Prompt:
In the records below, find the line containing "a^4 + 6*a^3"; give it again exactly, along with every line that follows, and nothing else.

Exercise input:
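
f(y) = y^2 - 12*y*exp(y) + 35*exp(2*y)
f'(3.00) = 27281.91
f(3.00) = 13405.93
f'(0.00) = 58.00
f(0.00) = 35.00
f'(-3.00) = -4.63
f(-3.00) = 10.88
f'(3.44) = 66429.08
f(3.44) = 32766.36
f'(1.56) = 1442.18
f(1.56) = 705.97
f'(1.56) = 1442.18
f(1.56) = 705.97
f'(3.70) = 112245.08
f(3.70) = 55477.28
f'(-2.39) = -2.66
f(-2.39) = 8.63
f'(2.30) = 6573.52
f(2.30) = 3211.95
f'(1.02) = 473.16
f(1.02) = 236.27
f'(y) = -12*y*exp(y) + 2*y + 70*exp(2*y) - 12*exp(y)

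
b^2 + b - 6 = (b - 2)*(b + 3)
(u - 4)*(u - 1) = u^2 - 5*u + 4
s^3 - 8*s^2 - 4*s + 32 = (s - 8)*(s - 2)*(s + 2)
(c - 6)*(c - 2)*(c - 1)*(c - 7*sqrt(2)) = c^4 - 7*sqrt(2)*c^3 - 9*c^3 + 20*c^2 + 63*sqrt(2)*c^2 - 140*sqrt(2)*c - 12*c + 84*sqrt(2)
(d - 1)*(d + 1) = d^2 - 1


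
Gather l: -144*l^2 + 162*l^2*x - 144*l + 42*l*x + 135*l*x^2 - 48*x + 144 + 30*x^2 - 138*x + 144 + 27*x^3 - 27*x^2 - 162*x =l^2*(162*x - 144) + l*(135*x^2 + 42*x - 144) + 27*x^3 + 3*x^2 - 348*x + 288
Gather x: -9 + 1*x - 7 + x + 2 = 2*x - 14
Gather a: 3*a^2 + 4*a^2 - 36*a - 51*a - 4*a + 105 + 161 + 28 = 7*a^2 - 91*a + 294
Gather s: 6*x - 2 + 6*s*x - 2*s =s*(6*x - 2) + 6*x - 2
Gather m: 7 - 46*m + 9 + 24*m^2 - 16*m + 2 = 24*m^2 - 62*m + 18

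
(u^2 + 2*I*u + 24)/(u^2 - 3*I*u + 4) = (u + 6*I)/(u + I)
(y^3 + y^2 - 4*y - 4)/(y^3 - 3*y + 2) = (y^2 - y - 2)/(y^2 - 2*y + 1)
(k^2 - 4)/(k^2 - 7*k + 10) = (k + 2)/(k - 5)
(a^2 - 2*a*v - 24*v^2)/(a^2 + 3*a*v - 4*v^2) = (-a + 6*v)/(-a + v)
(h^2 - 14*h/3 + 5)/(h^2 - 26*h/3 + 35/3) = (h - 3)/(h - 7)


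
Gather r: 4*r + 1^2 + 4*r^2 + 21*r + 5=4*r^2 + 25*r + 6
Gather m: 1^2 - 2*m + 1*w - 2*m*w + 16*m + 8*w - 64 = m*(14 - 2*w) + 9*w - 63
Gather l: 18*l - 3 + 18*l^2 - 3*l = 18*l^2 + 15*l - 3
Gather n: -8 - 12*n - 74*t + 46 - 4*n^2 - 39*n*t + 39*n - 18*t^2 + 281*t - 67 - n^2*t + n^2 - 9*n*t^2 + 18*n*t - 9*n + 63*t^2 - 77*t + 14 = n^2*(-t - 3) + n*(-9*t^2 - 21*t + 18) + 45*t^2 + 130*t - 15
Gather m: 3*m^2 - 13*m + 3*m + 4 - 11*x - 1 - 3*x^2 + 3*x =3*m^2 - 10*m - 3*x^2 - 8*x + 3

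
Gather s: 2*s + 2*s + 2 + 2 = 4*s + 4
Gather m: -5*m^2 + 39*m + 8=-5*m^2 + 39*m + 8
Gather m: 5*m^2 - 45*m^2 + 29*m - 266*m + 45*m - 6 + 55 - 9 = -40*m^2 - 192*m + 40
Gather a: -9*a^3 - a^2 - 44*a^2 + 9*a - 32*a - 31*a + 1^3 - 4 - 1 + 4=-9*a^3 - 45*a^2 - 54*a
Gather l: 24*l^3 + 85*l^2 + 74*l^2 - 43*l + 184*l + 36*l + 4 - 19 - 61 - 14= 24*l^3 + 159*l^2 + 177*l - 90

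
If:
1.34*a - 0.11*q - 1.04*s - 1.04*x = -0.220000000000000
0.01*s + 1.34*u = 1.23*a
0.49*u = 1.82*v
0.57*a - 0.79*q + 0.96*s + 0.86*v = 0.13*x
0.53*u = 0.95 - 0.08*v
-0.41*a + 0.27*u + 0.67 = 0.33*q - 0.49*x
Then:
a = 1.89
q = 2.96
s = 1.07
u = 1.72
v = 0.46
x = 1.26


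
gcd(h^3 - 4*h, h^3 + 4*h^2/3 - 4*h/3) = h^2 + 2*h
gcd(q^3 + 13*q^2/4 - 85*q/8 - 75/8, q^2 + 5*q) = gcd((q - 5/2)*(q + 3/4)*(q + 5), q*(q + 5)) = q + 5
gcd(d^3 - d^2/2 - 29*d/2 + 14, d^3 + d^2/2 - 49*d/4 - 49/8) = d - 7/2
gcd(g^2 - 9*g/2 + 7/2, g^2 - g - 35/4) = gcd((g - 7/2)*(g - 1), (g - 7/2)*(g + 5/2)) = g - 7/2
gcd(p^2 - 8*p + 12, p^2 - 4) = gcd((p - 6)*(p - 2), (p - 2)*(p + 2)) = p - 2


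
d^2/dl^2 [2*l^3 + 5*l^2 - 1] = 12*l + 10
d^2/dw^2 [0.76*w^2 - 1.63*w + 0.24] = 1.52000000000000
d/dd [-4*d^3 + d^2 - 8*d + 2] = -12*d^2 + 2*d - 8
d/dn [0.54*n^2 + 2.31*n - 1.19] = 1.08*n + 2.31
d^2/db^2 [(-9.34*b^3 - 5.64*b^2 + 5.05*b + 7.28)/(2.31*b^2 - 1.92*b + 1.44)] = (5.6843418860808e-14*b^5 - 9.94759830064144e-14*b^4 - 2.85924599999998*b^3 + 500.585616*b^2 - 410.724*b + 9.775872)/(12.326391*b^6 - 30.735936*b^5 + 48.598704*b^4 - 45.398016*b^3 + 30.295296*b^2 - 11.943936*b + 2.985984)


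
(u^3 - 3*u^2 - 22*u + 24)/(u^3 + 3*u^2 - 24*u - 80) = (u^2 - 7*u + 6)/(u^2 - u - 20)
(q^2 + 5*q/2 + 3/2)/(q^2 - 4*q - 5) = (q + 3/2)/(q - 5)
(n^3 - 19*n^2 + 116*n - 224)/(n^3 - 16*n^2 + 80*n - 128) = (n - 7)/(n - 4)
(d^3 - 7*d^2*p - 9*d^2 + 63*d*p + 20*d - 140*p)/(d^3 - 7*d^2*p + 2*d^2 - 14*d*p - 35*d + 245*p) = (d - 4)/(d + 7)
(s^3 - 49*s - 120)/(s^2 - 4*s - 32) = (s^2 + 8*s + 15)/(s + 4)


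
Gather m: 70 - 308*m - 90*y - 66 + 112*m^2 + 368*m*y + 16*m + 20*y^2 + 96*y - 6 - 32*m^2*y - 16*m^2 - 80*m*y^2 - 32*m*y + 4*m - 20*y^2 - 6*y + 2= m^2*(96 - 32*y) + m*(-80*y^2 + 336*y - 288)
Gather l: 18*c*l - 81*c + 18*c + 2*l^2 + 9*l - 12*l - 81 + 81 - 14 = -63*c + 2*l^2 + l*(18*c - 3) - 14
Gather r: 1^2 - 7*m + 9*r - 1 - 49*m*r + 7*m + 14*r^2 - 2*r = 14*r^2 + r*(7 - 49*m)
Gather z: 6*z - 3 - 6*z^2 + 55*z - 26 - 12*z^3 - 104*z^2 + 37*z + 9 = -12*z^3 - 110*z^2 + 98*z - 20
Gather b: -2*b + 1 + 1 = 2 - 2*b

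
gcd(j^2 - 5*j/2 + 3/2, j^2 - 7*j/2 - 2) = 1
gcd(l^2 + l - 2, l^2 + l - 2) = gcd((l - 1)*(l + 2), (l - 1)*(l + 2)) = l^2 + l - 2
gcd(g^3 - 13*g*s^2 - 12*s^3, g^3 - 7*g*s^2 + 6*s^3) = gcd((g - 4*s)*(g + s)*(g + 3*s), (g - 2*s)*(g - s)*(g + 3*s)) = g + 3*s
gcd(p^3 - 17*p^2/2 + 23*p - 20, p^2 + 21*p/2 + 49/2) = 1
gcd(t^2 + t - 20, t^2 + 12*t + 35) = t + 5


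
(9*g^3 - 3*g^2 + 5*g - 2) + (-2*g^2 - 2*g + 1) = 9*g^3 - 5*g^2 + 3*g - 1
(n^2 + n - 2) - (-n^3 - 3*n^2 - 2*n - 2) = n^3 + 4*n^2 + 3*n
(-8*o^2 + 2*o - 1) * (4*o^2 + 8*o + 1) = -32*o^4 - 56*o^3 + 4*o^2 - 6*o - 1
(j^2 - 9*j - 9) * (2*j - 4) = 2*j^3 - 22*j^2 + 18*j + 36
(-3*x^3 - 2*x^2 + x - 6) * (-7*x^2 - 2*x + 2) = 21*x^5 + 20*x^4 - 9*x^3 + 36*x^2 + 14*x - 12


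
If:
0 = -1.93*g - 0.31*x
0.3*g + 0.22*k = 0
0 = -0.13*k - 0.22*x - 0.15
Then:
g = 0.10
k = -0.13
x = -0.60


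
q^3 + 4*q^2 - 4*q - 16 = (q - 2)*(q + 2)*(q + 4)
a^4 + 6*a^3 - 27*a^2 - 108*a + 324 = (a - 3)^2*(a + 6)^2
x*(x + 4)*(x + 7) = x^3 + 11*x^2 + 28*x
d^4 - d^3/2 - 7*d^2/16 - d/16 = d*(d - 1)*(d + 1/4)^2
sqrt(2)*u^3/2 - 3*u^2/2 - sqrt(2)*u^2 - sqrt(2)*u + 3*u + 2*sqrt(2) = (u - 2)*(u - 2*sqrt(2))*(sqrt(2)*u/2 + 1/2)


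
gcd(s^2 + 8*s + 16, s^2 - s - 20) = s + 4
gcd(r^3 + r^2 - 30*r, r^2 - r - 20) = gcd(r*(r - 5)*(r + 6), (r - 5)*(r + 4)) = r - 5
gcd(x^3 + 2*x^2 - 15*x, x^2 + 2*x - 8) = 1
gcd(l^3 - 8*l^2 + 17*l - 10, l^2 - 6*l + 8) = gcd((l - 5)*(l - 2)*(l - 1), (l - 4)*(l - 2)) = l - 2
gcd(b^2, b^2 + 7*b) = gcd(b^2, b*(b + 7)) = b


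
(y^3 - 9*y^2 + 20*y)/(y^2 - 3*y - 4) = y*(y - 5)/(y + 1)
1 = 1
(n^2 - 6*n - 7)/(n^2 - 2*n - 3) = (n - 7)/(n - 3)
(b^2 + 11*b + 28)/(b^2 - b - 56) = (b + 4)/(b - 8)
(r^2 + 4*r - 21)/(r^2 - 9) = (r + 7)/(r + 3)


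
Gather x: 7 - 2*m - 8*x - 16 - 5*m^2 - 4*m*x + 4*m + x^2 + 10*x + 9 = -5*m^2 + 2*m + x^2 + x*(2 - 4*m)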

Result for this exercise:
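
a^4 + 6*a^3 - 27*a^2 - 108*a + 324 = (a - 3)^2*(a + 6)^2
x*(x + 4)*(x + 7) = x^3 + 11*x^2 + 28*x
d^4 - d^3/2 - 7*d^2/16 - d/16 = d*(d - 1)*(d + 1/4)^2
sqrt(2)*u^3/2 - 3*u^2/2 - sqrt(2)*u^2 - sqrt(2)*u + 3*u + 2*sqrt(2) = (u - 2)*(u - 2*sqrt(2))*(sqrt(2)*u/2 + 1/2)


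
gcd(s^2 + 8*s + 16, s^2 - s - 20) = s + 4
gcd(r^3 + r^2 - 30*r, r^2 - r - 20) = gcd(r*(r - 5)*(r + 6), (r - 5)*(r + 4)) = r - 5
gcd(x^3 + 2*x^2 - 15*x, x^2 + 2*x - 8) = 1
gcd(l^3 - 8*l^2 + 17*l - 10, l^2 - 6*l + 8) = gcd((l - 5)*(l - 2)*(l - 1), (l - 4)*(l - 2)) = l - 2
gcd(b^2, b^2 + 7*b) = gcd(b^2, b*(b + 7)) = b


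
(y^3 - 9*y^2 + 20*y)/(y^2 - 3*y - 4) = y*(y - 5)/(y + 1)
1 = 1
(n^2 - 6*n - 7)/(n^2 - 2*n - 3) = (n - 7)/(n - 3)
(b^2 + 11*b + 28)/(b^2 - b - 56) = (b + 4)/(b - 8)
(r^2 + 4*r - 21)/(r^2 - 9) = (r + 7)/(r + 3)


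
Gather x: 7 - 2*m - 8*x - 16 - 5*m^2 - 4*m*x + 4*m + x^2 + 10*x + 9 = -5*m^2 + 2*m + x^2 + x*(2 - 4*m)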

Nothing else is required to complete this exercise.